Top of RECORDS TO PROCESS

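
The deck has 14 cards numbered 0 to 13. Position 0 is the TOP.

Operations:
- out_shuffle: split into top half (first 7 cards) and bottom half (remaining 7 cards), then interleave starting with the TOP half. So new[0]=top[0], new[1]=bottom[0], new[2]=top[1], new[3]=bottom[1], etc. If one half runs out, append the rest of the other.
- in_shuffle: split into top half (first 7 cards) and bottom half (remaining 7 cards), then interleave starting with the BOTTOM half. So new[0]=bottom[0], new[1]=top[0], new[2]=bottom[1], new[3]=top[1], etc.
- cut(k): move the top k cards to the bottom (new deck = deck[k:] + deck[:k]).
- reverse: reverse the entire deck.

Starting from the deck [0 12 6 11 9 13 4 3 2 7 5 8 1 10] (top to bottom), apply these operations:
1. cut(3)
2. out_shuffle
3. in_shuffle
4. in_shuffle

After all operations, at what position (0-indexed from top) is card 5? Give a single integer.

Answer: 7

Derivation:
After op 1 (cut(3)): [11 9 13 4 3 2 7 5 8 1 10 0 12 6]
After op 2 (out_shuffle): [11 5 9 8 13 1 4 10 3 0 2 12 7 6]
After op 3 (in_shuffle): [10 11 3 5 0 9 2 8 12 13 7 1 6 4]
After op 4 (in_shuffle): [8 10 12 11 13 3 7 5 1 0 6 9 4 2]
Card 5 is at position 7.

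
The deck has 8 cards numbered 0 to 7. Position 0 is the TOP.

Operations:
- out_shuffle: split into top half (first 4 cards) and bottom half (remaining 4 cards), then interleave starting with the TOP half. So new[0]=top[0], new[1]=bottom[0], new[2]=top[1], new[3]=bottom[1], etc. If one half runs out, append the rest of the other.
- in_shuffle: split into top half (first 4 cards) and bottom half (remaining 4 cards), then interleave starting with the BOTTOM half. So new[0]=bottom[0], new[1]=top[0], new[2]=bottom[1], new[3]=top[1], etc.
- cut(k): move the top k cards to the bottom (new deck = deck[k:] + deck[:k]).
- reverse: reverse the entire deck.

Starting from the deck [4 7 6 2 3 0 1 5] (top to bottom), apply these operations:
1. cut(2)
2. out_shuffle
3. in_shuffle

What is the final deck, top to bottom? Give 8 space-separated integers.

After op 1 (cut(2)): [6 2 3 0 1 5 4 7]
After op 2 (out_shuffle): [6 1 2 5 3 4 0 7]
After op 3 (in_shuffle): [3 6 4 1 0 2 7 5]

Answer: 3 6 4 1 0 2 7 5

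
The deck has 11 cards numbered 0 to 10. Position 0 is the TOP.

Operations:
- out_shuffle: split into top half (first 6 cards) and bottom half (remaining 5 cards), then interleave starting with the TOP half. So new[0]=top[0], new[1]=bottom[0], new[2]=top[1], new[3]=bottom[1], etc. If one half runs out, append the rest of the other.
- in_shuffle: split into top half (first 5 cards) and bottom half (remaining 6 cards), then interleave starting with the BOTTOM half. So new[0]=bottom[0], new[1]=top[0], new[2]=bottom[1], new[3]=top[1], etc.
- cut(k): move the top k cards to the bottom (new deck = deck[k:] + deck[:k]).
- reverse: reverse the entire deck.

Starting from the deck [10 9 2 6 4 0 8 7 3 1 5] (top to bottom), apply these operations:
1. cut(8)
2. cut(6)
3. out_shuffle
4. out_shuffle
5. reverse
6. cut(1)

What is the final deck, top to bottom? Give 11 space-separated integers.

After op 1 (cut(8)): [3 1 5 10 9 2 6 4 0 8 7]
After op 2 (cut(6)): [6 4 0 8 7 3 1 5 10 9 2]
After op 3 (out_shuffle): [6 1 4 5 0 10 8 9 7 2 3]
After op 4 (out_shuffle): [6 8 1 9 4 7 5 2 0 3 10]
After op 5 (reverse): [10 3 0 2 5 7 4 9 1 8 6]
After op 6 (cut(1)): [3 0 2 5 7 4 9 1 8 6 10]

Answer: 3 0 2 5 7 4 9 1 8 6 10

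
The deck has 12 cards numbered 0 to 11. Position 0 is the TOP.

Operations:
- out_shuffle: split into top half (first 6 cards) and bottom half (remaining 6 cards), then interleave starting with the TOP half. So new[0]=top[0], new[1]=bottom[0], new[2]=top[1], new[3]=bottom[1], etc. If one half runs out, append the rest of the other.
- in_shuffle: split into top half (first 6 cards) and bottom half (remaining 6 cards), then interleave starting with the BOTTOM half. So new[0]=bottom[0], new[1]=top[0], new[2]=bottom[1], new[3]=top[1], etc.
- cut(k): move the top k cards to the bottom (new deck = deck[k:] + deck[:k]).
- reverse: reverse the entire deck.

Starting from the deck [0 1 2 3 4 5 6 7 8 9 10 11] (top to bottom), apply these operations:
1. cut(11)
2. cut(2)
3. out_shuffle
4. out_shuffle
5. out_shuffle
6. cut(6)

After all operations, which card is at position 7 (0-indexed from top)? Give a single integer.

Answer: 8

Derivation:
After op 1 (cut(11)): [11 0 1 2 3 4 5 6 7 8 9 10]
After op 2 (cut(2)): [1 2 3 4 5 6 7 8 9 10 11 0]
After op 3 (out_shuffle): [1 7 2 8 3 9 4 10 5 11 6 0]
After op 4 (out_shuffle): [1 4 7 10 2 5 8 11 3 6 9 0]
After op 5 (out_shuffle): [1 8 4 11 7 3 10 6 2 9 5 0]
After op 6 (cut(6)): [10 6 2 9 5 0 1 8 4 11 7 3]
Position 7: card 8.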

Bottom of RECORDS TO PROCESS

Find each line in the records above that contains "numbered", and copy it.

RESULT OF THIS EXERCISE —
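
The deck has 14 cards numbered 0 to 13. Position 0 is the TOP.
The deck has 8 cards numbered 0 to 7. Position 0 is the TOP.
The deck has 11 cards numbered 0 to 10. Position 0 is the TOP.
The deck has 12 cards numbered 0 to 11. Position 0 is the TOP.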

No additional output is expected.